* **Task goal**
Each line from the one holding "Can the octahedral complex [Ru(phen)2(PPh3)2]3+" to the end of the data below must be output verbatim, with no other lines.

(Collected data)
- Opening Delimiter -
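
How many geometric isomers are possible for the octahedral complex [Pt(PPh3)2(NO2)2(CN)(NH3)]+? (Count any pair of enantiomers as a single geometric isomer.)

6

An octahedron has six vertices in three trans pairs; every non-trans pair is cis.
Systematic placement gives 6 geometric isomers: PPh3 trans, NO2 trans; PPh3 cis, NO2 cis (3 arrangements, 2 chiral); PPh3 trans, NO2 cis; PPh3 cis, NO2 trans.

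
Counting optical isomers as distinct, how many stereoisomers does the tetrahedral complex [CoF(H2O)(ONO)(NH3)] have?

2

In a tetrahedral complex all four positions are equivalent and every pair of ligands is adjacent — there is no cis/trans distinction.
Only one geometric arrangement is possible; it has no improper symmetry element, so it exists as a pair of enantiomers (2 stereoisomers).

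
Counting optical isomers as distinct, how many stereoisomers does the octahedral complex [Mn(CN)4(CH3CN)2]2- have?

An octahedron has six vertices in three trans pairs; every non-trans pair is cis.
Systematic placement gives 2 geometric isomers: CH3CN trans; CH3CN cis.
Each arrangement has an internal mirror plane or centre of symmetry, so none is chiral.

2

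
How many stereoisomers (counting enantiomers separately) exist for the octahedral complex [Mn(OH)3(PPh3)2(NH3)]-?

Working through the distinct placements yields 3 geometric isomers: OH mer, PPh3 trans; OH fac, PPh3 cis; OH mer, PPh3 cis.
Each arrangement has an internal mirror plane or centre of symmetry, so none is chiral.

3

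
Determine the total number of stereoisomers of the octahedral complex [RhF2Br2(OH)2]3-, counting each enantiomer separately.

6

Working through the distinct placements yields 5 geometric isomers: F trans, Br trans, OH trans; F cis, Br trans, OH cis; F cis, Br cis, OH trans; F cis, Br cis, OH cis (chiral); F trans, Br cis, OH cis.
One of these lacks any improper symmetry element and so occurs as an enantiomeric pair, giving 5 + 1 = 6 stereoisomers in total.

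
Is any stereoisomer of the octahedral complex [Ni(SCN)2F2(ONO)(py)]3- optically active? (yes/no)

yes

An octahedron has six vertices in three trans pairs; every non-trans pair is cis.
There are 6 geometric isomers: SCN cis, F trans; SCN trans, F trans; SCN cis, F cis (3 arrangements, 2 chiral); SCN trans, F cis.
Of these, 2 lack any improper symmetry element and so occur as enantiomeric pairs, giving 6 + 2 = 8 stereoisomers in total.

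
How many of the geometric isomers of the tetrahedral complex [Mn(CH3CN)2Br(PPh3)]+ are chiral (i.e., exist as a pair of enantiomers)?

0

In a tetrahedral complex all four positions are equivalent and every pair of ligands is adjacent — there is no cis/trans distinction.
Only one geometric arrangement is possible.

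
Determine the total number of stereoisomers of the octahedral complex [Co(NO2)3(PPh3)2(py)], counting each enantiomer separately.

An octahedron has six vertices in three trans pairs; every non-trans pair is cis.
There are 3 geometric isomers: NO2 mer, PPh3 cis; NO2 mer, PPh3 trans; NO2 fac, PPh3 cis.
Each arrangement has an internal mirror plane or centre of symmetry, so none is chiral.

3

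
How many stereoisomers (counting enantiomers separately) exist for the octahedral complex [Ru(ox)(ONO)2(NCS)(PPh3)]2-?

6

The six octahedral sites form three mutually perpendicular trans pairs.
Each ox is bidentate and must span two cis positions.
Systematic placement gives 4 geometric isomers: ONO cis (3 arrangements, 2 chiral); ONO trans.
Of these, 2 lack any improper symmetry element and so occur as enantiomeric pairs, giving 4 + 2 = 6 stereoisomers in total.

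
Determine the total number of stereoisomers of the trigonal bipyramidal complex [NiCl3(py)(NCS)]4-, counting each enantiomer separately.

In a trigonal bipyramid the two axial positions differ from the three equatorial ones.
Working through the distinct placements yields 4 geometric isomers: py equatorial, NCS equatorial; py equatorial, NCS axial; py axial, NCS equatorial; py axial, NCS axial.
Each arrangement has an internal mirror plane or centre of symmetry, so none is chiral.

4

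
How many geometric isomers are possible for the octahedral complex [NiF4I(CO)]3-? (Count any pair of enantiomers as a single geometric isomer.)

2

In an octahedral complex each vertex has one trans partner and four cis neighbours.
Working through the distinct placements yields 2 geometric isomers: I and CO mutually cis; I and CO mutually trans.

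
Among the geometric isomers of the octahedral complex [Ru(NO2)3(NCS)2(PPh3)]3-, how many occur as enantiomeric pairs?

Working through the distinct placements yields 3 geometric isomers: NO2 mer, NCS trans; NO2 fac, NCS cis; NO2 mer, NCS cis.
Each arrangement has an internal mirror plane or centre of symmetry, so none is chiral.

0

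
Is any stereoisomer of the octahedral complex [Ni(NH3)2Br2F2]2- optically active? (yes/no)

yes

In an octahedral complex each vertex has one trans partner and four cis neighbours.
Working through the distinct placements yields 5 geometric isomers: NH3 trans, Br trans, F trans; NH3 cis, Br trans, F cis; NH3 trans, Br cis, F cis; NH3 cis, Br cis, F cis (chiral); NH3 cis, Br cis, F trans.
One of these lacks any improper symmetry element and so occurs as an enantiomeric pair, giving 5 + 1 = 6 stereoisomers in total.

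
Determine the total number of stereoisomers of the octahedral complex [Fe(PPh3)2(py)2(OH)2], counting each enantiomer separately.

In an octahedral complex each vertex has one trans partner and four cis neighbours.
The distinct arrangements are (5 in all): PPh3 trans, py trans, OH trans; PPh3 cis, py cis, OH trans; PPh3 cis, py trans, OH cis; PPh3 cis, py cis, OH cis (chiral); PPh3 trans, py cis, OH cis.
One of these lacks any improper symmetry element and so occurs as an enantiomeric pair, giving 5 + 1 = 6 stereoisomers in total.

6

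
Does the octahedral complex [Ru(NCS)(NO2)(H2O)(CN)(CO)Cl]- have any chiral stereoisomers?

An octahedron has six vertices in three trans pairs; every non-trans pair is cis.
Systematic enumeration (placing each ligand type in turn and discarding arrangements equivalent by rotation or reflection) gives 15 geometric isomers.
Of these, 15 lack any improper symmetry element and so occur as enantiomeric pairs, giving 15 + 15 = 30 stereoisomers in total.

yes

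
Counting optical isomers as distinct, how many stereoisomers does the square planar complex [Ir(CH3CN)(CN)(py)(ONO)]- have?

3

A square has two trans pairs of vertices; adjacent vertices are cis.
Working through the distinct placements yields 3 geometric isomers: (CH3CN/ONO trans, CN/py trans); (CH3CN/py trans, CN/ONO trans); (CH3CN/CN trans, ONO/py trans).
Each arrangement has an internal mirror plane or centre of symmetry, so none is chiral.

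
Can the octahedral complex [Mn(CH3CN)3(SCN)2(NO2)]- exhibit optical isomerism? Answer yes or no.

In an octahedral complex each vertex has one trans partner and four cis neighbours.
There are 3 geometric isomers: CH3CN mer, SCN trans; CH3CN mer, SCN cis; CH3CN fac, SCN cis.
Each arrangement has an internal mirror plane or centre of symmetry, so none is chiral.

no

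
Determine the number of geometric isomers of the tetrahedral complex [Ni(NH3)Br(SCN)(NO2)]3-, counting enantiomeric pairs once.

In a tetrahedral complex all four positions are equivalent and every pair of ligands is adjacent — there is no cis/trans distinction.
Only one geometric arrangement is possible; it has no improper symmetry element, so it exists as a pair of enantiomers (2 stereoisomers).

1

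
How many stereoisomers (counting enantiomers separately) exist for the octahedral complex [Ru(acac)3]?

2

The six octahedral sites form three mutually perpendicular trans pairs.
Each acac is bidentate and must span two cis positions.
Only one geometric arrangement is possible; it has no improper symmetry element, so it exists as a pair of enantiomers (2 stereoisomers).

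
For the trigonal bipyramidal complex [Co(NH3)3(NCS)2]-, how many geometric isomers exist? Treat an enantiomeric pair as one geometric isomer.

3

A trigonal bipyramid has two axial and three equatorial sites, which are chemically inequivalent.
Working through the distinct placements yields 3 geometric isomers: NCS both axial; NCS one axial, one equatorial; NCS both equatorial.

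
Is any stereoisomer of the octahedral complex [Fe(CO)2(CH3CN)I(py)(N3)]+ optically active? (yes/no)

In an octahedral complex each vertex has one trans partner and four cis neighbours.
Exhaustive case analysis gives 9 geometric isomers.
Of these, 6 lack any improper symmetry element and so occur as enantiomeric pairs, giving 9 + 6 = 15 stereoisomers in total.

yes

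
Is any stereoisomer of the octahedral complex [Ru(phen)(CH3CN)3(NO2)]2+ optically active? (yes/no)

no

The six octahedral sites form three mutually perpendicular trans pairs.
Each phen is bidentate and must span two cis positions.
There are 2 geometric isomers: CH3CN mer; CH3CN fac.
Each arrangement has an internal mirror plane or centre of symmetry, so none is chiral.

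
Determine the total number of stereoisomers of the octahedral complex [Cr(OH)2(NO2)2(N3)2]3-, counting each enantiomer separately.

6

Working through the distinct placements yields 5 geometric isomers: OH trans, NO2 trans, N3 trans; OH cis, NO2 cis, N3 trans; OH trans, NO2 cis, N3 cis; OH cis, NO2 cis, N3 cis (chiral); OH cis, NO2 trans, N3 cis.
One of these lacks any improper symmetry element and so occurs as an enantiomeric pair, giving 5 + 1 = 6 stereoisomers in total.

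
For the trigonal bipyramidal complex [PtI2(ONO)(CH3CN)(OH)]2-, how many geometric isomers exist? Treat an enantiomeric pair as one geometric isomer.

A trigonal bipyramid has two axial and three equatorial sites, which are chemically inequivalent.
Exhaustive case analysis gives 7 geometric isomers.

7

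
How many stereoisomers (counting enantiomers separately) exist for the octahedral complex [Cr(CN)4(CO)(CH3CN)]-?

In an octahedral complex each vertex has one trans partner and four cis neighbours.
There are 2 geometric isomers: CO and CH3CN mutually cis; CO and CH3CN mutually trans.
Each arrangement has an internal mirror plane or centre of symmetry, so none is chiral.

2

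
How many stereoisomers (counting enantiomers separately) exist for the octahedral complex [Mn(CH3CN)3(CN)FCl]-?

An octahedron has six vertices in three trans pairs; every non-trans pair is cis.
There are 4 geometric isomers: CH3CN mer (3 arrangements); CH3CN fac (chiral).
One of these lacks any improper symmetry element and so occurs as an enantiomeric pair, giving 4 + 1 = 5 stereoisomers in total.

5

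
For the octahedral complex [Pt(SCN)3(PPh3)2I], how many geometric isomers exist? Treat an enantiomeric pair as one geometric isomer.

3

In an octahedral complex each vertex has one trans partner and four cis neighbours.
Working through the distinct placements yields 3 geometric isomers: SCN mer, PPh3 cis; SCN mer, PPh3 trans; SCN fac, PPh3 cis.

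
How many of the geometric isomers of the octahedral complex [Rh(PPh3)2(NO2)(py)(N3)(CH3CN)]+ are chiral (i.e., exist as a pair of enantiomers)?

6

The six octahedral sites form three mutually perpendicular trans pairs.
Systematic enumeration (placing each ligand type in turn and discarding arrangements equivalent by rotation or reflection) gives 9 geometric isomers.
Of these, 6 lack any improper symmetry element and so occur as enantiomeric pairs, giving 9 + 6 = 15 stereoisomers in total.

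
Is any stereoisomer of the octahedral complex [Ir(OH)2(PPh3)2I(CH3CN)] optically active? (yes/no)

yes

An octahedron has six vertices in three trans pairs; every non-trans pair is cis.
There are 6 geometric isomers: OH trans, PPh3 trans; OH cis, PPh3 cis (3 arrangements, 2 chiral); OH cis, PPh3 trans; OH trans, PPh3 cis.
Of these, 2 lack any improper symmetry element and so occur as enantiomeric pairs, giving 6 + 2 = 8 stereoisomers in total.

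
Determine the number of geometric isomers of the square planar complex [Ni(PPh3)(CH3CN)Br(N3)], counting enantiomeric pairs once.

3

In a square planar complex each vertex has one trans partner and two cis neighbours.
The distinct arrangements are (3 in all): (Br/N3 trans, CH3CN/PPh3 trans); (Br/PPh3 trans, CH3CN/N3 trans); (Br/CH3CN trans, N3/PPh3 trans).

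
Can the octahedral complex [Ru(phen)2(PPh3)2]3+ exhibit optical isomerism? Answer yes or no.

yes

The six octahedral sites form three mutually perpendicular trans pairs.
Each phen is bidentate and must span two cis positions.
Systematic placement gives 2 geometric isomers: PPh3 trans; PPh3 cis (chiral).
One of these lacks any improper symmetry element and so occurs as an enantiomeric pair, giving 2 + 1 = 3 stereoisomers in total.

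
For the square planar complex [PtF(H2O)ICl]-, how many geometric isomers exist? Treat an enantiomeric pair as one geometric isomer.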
- Closing Delimiter -
* **Reply**
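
Can the octahedral complex [Ru(phen)2(PPh3)2]3+ exhibit optical isomerism? Answer yes or no.

yes

The six octahedral sites form three mutually perpendicular trans pairs.
Each phen is bidentate and must span two cis positions.
Systematic placement gives 2 geometric isomers: PPh3 trans; PPh3 cis (chiral).
One of these lacks any improper symmetry element and so occurs as an enantiomeric pair, giving 2 + 1 = 3 stereoisomers in total.

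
For the square planar complex [PtF(H2O)ICl]-, how many geometric isomers exist? Treat an enantiomeric pair as one geometric isomer.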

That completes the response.